START Listed records

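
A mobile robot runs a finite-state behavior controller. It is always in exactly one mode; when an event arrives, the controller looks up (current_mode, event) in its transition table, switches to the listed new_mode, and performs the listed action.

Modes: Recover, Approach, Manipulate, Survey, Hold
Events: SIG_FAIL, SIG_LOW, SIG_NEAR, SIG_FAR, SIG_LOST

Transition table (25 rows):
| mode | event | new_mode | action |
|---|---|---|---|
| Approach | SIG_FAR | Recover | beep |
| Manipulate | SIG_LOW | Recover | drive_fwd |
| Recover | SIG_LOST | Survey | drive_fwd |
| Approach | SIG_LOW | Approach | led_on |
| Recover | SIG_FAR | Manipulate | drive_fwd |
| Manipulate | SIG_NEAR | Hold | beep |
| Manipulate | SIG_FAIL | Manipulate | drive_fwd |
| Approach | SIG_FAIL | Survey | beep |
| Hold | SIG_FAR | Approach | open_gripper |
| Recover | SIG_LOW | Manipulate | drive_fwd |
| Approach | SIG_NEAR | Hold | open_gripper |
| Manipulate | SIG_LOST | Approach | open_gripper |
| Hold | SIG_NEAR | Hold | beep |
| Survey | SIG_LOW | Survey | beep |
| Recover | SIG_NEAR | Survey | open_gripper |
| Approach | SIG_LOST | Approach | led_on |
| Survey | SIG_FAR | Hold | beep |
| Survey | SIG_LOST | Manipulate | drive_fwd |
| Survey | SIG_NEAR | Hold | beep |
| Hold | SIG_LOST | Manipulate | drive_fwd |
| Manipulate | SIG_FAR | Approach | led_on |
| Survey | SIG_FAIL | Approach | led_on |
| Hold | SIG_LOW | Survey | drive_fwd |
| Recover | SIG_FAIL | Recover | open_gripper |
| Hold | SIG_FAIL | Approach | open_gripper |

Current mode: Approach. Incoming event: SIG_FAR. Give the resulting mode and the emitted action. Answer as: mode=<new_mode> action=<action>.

mode=Recover action=beep

current mode = Approach; filter table to that mode:
  (Approach, SIG_FAR) → (Recover, beep)  ← event matches
  (Approach, SIG_LOW) → (Approach, led_on)
  (Approach, SIG_FAIL) → (Survey, beep)
  (Approach, SIG_NEAR) → (Hold, open_gripper)
  (Approach, SIG_LOST) → (Approach, led_on)
event = SIG_FAR selects (Recover, beep)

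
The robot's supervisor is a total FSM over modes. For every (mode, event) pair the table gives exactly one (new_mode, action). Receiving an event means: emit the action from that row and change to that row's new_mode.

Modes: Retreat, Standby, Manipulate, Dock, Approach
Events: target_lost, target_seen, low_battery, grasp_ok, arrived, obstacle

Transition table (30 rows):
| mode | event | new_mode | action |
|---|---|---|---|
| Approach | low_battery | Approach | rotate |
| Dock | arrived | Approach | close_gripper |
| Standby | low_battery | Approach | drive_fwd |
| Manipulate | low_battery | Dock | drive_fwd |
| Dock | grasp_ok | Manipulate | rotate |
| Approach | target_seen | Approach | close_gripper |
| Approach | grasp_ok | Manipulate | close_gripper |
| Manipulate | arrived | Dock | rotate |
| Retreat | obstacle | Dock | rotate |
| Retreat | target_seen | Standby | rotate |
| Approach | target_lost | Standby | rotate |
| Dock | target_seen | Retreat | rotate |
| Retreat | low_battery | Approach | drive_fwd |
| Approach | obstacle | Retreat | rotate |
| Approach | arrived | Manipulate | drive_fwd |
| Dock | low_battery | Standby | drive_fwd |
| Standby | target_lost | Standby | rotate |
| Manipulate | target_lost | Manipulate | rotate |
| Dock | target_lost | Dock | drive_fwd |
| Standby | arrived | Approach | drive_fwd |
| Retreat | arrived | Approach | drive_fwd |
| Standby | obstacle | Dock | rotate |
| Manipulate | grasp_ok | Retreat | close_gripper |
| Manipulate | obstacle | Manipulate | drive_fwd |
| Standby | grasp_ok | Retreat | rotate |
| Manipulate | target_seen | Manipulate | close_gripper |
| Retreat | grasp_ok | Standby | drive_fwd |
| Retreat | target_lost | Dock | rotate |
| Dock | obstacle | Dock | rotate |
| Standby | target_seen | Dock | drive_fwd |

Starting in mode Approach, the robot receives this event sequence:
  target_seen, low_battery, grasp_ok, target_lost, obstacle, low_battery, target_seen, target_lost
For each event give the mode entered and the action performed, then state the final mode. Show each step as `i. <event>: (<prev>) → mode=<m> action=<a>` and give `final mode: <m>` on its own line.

final mode: Dock

1. target_seen: (Approach) → mode=Approach action=close_gripper
2. low_battery: (Approach) → mode=Approach action=rotate
3. grasp_ok: (Approach) → mode=Manipulate action=close_gripper
4. target_lost: (Manipulate) → mode=Manipulate action=rotate
5. obstacle: (Manipulate) → mode=Manipulate action=drive_fwd
6. low_battery: (Manipulate) → mode=Dock action=drive_fwd
7. target_seen: (Dock) → mode=Retreat action=rotate
8. target_lost: (Retreat) → mode=Dock action=rotate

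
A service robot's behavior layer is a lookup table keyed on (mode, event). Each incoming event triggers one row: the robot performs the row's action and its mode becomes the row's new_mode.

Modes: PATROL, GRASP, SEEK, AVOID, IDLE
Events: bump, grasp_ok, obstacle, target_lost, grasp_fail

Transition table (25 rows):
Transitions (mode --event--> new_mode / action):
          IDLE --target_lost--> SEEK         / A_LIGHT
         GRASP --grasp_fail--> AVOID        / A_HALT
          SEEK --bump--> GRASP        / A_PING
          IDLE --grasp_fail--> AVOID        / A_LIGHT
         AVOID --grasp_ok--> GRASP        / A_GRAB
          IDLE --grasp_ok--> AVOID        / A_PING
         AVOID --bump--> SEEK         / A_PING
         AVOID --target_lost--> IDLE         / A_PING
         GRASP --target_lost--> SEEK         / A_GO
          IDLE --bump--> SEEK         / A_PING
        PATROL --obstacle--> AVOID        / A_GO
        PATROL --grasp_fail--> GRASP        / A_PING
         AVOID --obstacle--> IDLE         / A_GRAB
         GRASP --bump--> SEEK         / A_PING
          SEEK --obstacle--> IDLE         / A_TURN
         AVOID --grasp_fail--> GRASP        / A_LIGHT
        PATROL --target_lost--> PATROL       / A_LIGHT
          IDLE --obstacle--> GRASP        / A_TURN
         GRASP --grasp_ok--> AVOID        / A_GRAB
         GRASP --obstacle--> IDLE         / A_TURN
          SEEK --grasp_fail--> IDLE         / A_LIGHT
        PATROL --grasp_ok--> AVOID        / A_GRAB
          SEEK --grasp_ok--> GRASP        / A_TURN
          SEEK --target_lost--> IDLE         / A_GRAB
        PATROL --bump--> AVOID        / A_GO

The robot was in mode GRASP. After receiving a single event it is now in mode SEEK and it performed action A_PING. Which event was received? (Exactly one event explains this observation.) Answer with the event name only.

try bump: (GRASP, bump) → (SEEK, A_PING)  ← matches
try grasp_ok: (GRASP, grasp_ok) → (AVOID, A_GRAB)
try obstacle: (GRASP, obstacle) → (IDLE, A_TURN)
try target_lost: (GRASP, target_lost) → (SEEK, A_GO)
try grasp_fail: (GRASP, grasp_fail) → (AVOID, A_HALT)

bump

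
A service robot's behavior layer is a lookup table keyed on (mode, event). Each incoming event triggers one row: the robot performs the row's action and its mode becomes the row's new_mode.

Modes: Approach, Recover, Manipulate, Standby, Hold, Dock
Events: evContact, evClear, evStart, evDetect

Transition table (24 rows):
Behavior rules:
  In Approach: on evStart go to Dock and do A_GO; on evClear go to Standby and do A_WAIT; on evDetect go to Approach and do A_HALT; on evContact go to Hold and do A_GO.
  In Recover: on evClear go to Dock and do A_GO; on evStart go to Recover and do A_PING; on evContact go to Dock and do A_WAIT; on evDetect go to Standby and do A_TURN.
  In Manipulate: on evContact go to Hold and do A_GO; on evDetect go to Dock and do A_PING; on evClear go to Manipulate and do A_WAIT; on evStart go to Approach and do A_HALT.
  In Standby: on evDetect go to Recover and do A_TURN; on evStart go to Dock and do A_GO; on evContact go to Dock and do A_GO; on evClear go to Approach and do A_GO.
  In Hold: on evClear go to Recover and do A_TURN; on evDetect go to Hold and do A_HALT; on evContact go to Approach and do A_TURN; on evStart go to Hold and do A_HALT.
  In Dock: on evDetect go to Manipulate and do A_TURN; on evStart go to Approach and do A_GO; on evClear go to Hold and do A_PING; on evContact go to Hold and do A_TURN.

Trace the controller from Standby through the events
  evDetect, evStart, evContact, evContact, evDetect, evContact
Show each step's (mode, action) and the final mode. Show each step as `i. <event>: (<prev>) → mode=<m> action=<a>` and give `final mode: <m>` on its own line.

final mode: Approach

1. evDetect: (Standby) → mode=Recover action=A_TURN
2. evStart: (Recover) → mode=Recover action=A_PING
3. evContact: (Recover) → mode=Dock action=A_WAIT
4. evContact: (Dock) → mode=Hold action=A_TURN
5. evDetect: (Hold) → mode=Hold action=A_HALT
6. evContact: (Hold) → mode=Approach action=A_TURN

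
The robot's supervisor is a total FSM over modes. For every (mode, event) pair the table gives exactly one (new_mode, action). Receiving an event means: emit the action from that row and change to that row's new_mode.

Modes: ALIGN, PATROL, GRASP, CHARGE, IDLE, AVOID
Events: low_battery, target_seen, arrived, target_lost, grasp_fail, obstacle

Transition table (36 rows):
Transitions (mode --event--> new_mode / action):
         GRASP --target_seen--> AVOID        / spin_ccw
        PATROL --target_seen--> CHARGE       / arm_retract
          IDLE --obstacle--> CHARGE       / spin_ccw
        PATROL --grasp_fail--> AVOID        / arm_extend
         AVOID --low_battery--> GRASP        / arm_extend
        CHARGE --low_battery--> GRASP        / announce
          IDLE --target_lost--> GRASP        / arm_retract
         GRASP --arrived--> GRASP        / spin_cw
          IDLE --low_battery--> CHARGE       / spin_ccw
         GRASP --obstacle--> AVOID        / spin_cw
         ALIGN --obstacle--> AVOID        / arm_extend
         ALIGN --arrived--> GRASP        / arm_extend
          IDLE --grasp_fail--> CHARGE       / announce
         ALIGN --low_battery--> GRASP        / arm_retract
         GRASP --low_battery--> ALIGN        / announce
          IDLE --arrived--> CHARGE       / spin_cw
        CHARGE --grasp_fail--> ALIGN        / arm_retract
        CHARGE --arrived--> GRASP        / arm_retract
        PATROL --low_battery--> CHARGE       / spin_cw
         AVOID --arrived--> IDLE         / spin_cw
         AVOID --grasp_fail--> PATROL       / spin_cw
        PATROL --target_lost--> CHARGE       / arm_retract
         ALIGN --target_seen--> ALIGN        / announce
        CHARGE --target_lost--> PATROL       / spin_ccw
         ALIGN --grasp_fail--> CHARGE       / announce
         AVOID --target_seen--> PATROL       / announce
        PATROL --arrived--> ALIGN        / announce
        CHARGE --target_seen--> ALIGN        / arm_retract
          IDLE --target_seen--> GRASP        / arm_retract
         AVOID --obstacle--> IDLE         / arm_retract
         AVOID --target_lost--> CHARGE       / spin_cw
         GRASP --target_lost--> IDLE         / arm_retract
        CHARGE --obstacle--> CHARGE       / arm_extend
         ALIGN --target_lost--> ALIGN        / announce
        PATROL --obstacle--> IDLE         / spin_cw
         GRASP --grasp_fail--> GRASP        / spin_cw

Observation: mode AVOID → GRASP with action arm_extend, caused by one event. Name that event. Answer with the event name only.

try low_battery: (AVOID, low_battery) → (GRASP, arm_extend)  ← matches
try target_seen: (AVOID, target_seen) → (PATROL, announce)
try arrived: (AVOID, arrived) → (IDLE, spin_cw)
try target_lost: (AVOID, target_lost) → (CHARGE, spin_cw)
try grasp_fail: (AVOID, grasp_fail) → (PATROL, spin_cw)
try obstacle: (AVOID, obstacle) → (IDLE, arm_retract)

low_battery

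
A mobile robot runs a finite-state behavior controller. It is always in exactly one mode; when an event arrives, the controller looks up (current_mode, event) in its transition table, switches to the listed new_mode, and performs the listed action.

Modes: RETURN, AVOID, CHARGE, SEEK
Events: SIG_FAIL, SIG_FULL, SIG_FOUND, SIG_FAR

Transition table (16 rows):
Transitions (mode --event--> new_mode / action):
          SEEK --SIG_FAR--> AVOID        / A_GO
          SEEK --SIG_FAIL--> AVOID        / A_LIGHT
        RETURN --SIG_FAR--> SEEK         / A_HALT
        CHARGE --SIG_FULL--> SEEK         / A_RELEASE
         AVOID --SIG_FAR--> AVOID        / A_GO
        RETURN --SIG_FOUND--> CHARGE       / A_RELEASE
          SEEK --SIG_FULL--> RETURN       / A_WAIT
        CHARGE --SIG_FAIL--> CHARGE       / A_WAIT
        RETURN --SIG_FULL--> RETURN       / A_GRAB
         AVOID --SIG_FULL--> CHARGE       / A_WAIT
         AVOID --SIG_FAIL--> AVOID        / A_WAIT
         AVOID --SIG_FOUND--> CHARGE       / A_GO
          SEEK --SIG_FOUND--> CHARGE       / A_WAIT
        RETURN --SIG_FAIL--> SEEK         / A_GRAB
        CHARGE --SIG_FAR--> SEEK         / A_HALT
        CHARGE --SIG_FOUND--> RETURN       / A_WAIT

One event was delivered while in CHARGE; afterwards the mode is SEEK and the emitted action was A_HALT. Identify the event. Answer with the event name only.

try SIG_FAIL: (CHARGE, SIG_FAIL) → (CHARGE, A_WAIT)
try SIG_FULL: (CHARGE, SIG_FULL) → (SEEK, A_RELEASE)
try SIG_FOUND: (CHARGE, SIG_FOUND) → (RETURN, A_WAIT)
try SIG_FAR: (CHARGE, SIG_FAR) → (SEEK, A_HALT)  ← matches

SIG_FAR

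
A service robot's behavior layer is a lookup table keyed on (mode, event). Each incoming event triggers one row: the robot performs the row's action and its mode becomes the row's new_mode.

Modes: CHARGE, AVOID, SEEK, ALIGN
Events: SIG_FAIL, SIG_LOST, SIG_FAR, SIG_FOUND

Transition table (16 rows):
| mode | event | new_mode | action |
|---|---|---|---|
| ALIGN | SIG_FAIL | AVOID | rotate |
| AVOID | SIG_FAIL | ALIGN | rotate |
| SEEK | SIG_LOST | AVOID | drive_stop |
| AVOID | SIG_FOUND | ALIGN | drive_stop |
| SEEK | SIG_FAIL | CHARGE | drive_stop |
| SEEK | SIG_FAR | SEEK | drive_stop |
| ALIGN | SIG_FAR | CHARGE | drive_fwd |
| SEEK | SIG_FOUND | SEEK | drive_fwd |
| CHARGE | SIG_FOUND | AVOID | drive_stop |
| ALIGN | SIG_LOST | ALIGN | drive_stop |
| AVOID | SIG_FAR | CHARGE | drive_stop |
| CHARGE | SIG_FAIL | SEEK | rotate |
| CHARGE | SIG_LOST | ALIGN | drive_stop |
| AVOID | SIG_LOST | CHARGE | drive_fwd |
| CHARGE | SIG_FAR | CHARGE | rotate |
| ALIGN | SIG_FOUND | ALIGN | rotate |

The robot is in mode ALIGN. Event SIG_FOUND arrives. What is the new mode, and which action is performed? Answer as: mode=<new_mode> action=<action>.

mode=ALIGN action=rotate

current mode = ALIGN; filter table to that mode:
  (ALIGN, SIG_FAIL) → (AVOID, rotate)
  (ALIGN, SIG_FAR) → (CHARGE, drive_fwd)
  (ALIGN, SIG_LOST) → (ALIGN, drive_stop)
  (ALIGN, SIG_FOUND) → (ALIGN, rotate)  ← event matches
event = SIG_FOUND selects (ALIGN, rotate)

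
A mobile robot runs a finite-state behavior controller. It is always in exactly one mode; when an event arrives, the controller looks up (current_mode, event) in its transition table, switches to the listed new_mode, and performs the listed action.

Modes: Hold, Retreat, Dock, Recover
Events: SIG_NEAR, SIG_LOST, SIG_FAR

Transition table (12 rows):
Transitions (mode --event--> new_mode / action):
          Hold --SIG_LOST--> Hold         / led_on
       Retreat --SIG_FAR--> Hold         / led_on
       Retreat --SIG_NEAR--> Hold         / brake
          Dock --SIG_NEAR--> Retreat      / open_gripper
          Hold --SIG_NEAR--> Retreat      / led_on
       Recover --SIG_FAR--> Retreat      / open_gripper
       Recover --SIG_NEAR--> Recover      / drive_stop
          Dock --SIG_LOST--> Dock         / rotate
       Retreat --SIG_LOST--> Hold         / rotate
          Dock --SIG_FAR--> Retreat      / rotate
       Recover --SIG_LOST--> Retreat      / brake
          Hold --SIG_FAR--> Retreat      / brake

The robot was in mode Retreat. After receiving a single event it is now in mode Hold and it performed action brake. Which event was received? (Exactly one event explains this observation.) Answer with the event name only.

SIG_NEAR

try SIG_NEAR: (Retreat, SIG_NEAR) → (Hold, brake)  ← matches
try SIG_LOST: (Retreat, SIG_LOST) → (Hold, rotate)
try SIG_FAR: (Retreat, SIG_FAR) → (Hold, led_on)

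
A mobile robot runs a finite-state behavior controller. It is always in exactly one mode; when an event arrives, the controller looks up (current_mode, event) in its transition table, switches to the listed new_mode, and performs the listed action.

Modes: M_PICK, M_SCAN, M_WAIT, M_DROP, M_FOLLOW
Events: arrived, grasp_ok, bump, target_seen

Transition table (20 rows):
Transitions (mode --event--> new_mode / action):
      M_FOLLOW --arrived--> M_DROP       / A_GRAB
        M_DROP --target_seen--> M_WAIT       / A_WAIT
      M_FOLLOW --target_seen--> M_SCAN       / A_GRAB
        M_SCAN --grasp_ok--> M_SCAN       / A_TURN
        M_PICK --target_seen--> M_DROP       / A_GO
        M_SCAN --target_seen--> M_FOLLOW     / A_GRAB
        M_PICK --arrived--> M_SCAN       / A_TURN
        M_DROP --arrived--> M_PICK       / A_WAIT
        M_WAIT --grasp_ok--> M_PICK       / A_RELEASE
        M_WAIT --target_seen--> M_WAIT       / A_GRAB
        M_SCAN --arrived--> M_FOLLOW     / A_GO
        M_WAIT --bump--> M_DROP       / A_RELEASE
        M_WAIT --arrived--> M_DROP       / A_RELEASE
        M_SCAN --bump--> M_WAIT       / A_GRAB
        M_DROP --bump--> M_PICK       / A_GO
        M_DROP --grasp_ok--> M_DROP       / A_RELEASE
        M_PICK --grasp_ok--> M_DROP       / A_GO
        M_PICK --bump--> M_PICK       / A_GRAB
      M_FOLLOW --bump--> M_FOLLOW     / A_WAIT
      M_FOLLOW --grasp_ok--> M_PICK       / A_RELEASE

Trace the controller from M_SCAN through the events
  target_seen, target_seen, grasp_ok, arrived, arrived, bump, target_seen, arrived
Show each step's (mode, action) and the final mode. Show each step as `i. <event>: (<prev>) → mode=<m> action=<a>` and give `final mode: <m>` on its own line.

1. target_seen: (M_SCAN) → mode=M_FOLLOW action=A_GRAB
2. target_seen: (M_FOLLOW) → mode=M_SCAN action=A_GRAB
3. grasp_ok: (M_SCAN) → mode=M_SCAN action=A_TURN
4. arrived: (M_SCAN) → mode=M_FOLLOW action=A_GO
5. arrived: (M_FOLLOW) → mode=M_DROP action=A_GRAB
6. bump: (M_DROP) → mode=M_PICK action=A_GO
7. target_seen: (M_PICK) → mode=M_DROP action=A_GO
8. arrived: (M_DROP) → mode=M_PICK action=A_WAIT

final mode: M_PICK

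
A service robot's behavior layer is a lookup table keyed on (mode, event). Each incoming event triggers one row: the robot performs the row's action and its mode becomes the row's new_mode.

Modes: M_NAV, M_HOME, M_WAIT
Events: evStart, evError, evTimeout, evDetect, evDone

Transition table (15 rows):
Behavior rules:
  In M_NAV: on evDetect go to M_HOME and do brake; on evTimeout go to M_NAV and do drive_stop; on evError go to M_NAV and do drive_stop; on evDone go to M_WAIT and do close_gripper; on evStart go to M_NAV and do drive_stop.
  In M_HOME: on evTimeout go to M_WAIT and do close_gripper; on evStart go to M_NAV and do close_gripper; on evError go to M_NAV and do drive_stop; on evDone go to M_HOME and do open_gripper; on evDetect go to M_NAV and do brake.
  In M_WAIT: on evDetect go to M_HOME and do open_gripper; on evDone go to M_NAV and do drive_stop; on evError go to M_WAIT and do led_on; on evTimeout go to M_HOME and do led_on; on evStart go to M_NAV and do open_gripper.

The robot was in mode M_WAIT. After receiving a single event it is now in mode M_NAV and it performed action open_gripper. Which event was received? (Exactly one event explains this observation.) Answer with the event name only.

try evStart: (M_WAIT, evStart) → (M_NAV, open_gripper)  ← matches
try evError: (M_WAIT, evError) → (M_WAIT, led_on)
try evTimeout: (M_WAIT, evTimeout) → (M_HOME, led_on)
try evDetect: (M_WAIT, evDetect) → (M_HOME, open_gripper)
try evDone: (M_WAIT, evDone) → (M_NAV, drive_stop)

evStart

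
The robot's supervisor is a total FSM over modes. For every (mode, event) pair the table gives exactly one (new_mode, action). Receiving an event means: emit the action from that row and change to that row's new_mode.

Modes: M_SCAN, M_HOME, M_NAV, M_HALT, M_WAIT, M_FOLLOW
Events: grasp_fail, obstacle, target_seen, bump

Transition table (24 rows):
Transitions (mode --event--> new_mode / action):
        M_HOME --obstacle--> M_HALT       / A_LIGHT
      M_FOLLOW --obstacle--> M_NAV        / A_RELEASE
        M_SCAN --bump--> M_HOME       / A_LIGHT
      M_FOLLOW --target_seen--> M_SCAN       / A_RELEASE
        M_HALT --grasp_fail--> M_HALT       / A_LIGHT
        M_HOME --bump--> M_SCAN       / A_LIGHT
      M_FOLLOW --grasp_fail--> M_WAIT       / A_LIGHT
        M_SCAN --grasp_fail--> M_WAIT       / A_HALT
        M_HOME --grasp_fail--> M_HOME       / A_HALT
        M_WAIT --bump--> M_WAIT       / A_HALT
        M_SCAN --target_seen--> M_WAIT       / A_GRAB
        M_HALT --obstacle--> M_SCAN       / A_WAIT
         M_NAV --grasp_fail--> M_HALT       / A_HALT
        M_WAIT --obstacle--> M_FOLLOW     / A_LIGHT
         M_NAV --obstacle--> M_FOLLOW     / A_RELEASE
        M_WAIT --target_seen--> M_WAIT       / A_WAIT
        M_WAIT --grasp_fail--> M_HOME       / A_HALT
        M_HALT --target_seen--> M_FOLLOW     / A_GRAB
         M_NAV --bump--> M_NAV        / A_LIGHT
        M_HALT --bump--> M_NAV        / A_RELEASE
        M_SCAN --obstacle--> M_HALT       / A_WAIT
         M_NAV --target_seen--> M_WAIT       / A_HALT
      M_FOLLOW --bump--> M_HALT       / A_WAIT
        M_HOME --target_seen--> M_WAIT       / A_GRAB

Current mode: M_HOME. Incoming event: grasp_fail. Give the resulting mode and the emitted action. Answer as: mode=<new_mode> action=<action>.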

END Listed records

Output should match, line for line, the stretch of the material above from the line holding "CHARGE --low_battery--> GRASP" through the line holding "PATROL --obstacle--> IDLE".

■ Response to this exercise:
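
        CHARGE --low_battery--> GRASP        / announce
          IDLE --target_lost--> GRASP        / arm_retract
         GRASP --arrived--> GRASP        / spin_cw
          IDLE --low_battery--> CHARGE       / spin_ccw
         GRASP --obstacle--> AVOID        / spin_cw
         ALIGN --obstacle--> AVOID        / arm_extend
         ALIGN --arrived--> GRASP        / arm_extend
          IDLE --grasp_fail--> CHARGE       / announce
         ALIGN --low_battery--> GRASP        / arm_retract
         GRASP --low_battery--> ALIGN        / announce
          IDLE --arrived--> CHARGE       / spin_cw
        CHARGE --grasp_fail--> ALIGN        / arm_retract
        CHARGE --arrived--> GRASP        / arm_retract
        PATROL --low_battery--> CHARGE       / spin_cw
         AVOID --arrived--> IDLE         / spin_cw
         AVOID --grasp_fail--> PATROL       / spin_cw
        PATROL --target_lost--> CHARGE       / arm_retract
         ALIGN --target_seen--> ALIGN        / announce
        CHARGE --target_lost--> PATROL       / spin_ccw
         ALIGN --grasp_fail--> CHARGE       / announce
         AVOID --target_seen--> PATROL       / announce
        PATROL --arrived--> ALIGN        / announce
        CHARGE --target_seen--> ALIGN        / arm_retract
          IDLE --target_seen--> GRASP        / arm_retract
         AVOID --obstacle--> IDLE         / arm_retract
         AVOID --target_lost--> CHARGE       / spin_cw
         GRASP --target_lost--> IDLE         / arm_retract
        CHARGE --obstacle--> CHARGE       / arm_extend
         ALIGN --target_lost--> ALIGN        / announce
        PATROL --obstacle--> IDLE         / spin_cw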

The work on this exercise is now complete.